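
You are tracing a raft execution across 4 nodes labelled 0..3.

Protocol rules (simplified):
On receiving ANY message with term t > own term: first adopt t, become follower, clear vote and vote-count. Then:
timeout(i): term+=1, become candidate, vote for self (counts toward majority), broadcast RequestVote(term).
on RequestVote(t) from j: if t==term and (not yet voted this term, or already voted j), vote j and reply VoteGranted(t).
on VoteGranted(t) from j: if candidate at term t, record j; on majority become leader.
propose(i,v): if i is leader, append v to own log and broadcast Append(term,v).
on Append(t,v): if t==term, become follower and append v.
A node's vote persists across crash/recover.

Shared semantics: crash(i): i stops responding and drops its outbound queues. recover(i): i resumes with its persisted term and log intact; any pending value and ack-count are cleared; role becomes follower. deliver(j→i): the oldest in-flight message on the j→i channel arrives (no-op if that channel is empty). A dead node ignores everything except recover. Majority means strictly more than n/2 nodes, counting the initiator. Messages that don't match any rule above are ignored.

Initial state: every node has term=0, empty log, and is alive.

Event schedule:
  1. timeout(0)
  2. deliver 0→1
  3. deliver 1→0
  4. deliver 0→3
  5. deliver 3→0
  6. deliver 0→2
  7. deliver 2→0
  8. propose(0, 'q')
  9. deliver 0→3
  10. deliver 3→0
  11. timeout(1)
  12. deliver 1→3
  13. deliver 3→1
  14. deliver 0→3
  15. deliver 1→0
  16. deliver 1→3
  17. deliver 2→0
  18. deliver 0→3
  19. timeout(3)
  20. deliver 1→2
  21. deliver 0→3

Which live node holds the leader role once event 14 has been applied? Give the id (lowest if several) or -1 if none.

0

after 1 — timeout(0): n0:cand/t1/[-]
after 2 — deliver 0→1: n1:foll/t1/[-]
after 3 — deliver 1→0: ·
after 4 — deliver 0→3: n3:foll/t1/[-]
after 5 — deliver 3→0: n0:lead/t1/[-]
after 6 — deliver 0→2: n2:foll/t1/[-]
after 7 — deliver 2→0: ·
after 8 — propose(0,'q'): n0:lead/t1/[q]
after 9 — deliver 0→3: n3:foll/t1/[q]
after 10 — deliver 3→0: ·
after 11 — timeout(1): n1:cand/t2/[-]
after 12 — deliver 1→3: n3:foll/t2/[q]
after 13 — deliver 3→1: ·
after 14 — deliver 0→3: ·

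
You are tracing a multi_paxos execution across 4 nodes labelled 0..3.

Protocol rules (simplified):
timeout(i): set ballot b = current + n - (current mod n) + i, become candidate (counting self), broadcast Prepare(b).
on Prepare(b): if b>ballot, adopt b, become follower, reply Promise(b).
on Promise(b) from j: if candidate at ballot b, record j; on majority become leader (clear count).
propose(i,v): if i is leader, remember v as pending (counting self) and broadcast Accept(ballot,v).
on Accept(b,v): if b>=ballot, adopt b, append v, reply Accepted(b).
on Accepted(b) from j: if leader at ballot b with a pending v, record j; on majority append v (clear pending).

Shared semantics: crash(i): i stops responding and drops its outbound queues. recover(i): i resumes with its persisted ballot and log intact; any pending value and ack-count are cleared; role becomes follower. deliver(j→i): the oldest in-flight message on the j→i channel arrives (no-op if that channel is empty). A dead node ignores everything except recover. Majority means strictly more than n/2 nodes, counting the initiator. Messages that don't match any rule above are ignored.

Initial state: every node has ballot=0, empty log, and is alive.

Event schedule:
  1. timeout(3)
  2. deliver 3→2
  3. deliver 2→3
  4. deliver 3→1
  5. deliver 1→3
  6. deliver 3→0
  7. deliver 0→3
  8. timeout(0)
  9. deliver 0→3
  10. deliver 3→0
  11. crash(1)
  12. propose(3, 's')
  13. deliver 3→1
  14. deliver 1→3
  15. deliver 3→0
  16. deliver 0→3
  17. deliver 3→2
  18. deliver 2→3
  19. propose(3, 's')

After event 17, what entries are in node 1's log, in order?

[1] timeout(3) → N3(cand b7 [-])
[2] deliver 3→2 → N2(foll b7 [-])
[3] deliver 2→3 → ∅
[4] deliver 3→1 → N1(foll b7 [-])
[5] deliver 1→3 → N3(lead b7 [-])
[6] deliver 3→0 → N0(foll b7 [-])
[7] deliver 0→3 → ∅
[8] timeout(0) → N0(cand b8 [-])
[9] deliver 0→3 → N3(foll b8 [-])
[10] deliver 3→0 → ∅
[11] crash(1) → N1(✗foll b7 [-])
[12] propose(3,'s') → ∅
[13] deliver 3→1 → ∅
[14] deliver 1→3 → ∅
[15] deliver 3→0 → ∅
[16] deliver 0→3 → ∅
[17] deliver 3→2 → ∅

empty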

## [What to produce]
Could you restate word for word the lines above from the one containing "1. timeout(0)" through the one containing "on Accepted(b) from", both included, and nothing else?

## [Task answer]
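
  1. timeout(0)
  2. deliver 0→1
  3. deliver 1→0
  4. deliver 0→3
  5. deliver 3→0
  6. deliver 0→2
  7. deliver 2→0
  8. propose(0, 'q')
  9. deliver 0→3
  10. deliver 3→0
  11. timeout(1)
  12. deliver 1→3
  13. deliver 3→1
  14. deliver 0→3
  15. deliver 1→0
  16. deliver 1→3
  17. deliver 2→0
  18. deliver 0→3
  19. timeout(3)
  20. deliver 1→2
  21. deliver 0→3

Which live node holds the leader role once event 14 has been applied? Give the id (lowest if several) or -1 if none.

0

after 1 — timeout(0): n0:cand/t1/[-]
after 2 — deliver 0→1: n1:foll/t1/[-]
after 3 — deliver 1→0: ·
after 4 — deliver 0→3: n3:foll/t1/[-]
after 5 — deliver 3→0: n0:lead/t1/[-]
after 6 — deliver 0→2: n2:foll/t1/[-]
after 7 — deliver 2→0: ·
after 8 — propose(0,'q'): n0:lead/t1/[q]
after 9 — deliver 0→3: n3:foll/t1/[q]
after 10 — deliver 3→0: ·
after 11 — timeout(1): n1:cand/t2/[-]
after 12 — deliver 1→3: n3:foll/t2/[q]
after 13 — deliver 3→1: ·
after 14 — deliver 0→3: ·

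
You are tracing a multi_paxos execution across 4 nodes labelled 0..3.

Protocol rules (simplified):
timeout(i): set ballot b = current + n - (current mod n) + i, become candidate (counting self), broadcast Prepare(b).
on Prepare(b): if b>ballot, adopt b, become follower, reply Promise(b).
on Promise(b) from j: if candidate at ballot b, record j; on majority become leader (clear count).
propose(i,v): if i is leader, remember v as pending (counting self) and broadcast Accept(ballot,v).
on Accept(b,v): if b>=ballot, adopt b, append v, reply Accepted(b).
on Accepted(b) from j: if leader at ballot b with a pending v, record j; on majority append v (clear pending).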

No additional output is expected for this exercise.